Stored data entries
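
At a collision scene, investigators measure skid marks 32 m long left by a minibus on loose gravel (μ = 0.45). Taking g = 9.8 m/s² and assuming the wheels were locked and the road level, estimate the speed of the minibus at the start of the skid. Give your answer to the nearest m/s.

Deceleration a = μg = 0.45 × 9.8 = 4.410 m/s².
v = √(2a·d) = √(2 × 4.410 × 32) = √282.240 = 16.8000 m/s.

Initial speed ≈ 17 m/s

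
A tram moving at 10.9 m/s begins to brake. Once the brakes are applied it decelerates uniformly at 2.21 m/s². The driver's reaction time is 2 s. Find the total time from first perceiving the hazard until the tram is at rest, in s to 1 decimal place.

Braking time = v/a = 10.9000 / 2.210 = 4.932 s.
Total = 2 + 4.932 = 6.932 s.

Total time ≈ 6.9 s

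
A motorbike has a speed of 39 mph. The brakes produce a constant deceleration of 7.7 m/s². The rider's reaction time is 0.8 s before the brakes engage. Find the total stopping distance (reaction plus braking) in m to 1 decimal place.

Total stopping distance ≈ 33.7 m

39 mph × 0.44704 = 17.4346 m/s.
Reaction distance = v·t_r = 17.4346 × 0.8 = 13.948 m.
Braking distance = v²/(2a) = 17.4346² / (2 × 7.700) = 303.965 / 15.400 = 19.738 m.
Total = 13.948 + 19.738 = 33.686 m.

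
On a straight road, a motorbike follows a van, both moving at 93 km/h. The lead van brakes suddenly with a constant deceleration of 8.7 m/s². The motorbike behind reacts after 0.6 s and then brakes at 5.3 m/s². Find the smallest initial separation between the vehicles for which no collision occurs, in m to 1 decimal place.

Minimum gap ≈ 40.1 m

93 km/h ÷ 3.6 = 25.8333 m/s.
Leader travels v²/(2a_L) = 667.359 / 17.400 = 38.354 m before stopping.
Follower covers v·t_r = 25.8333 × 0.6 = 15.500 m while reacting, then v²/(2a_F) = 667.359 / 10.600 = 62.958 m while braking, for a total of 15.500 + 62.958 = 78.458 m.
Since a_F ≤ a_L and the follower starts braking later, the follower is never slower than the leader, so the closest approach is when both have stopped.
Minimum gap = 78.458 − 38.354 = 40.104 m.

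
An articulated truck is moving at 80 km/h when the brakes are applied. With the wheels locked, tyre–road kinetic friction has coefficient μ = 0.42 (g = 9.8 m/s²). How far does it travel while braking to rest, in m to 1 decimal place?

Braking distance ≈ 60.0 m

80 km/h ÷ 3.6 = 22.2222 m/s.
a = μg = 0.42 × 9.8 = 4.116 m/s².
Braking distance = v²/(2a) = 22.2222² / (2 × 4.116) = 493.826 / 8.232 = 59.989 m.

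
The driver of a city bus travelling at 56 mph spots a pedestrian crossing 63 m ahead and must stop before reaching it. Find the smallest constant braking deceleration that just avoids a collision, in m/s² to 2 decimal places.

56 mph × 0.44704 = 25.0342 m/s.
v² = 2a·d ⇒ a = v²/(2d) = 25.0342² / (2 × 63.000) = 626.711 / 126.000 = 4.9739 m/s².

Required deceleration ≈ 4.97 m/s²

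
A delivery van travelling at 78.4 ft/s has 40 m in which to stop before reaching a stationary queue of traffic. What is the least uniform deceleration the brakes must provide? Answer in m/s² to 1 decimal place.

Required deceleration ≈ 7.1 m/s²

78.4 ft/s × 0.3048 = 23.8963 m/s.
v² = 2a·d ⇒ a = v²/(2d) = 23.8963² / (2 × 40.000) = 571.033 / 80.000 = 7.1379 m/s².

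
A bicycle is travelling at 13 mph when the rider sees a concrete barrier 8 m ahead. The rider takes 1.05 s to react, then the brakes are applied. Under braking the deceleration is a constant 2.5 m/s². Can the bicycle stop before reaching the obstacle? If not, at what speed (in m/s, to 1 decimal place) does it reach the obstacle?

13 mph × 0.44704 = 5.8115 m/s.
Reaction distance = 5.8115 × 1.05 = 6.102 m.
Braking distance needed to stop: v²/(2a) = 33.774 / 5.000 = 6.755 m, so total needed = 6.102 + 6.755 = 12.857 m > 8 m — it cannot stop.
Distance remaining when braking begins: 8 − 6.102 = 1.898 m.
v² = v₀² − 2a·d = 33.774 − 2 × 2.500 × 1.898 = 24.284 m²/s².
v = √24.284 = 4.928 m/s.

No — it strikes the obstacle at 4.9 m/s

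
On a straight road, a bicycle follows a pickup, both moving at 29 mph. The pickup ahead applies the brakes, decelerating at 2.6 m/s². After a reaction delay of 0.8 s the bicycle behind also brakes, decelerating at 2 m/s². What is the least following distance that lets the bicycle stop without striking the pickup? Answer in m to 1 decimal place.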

* * *

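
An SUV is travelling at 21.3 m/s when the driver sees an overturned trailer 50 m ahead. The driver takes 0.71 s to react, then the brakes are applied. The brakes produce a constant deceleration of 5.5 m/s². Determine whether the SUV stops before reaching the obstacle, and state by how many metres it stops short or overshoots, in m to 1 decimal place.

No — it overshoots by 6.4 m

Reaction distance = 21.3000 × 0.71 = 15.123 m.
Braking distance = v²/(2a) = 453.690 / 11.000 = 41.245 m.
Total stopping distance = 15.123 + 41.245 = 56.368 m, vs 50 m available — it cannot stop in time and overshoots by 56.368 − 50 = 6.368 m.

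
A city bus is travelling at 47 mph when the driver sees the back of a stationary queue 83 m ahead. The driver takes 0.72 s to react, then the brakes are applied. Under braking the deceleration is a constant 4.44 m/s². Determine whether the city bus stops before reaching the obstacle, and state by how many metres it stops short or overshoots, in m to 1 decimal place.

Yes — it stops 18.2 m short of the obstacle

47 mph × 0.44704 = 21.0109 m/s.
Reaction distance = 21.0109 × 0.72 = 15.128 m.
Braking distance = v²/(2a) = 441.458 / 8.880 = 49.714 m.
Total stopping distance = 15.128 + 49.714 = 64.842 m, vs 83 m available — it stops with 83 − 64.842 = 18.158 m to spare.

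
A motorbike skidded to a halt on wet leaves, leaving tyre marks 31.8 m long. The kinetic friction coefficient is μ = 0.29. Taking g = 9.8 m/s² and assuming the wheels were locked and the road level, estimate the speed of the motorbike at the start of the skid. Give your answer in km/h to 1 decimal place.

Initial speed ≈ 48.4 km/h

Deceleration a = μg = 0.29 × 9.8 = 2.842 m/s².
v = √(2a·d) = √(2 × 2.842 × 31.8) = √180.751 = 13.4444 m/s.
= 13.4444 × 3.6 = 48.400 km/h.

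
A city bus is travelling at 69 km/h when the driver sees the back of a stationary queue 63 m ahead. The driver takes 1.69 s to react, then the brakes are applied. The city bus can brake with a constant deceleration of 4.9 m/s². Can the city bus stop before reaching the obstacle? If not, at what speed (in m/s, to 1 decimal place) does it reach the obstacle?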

* * *

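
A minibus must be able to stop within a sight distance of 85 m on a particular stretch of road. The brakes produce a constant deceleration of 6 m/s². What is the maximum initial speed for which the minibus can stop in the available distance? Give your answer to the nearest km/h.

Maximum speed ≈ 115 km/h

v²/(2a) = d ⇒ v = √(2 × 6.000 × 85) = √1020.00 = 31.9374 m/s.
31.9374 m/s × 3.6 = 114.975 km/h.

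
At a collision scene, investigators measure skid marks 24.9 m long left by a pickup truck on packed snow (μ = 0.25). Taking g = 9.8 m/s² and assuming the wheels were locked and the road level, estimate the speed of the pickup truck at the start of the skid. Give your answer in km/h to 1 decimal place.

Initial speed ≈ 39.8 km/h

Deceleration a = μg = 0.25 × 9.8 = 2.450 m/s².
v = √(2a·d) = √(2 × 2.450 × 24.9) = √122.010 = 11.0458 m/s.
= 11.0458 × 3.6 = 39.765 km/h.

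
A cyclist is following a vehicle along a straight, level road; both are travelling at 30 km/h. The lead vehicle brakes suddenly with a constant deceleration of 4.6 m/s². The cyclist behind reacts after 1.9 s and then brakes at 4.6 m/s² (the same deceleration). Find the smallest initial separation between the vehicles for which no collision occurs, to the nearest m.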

> _INSTRUCTIONS TO FOLLOW_:
Line count for "following": report how many lines in the data above include it, with no other words.

> _WRITTEN ANSWER_:
2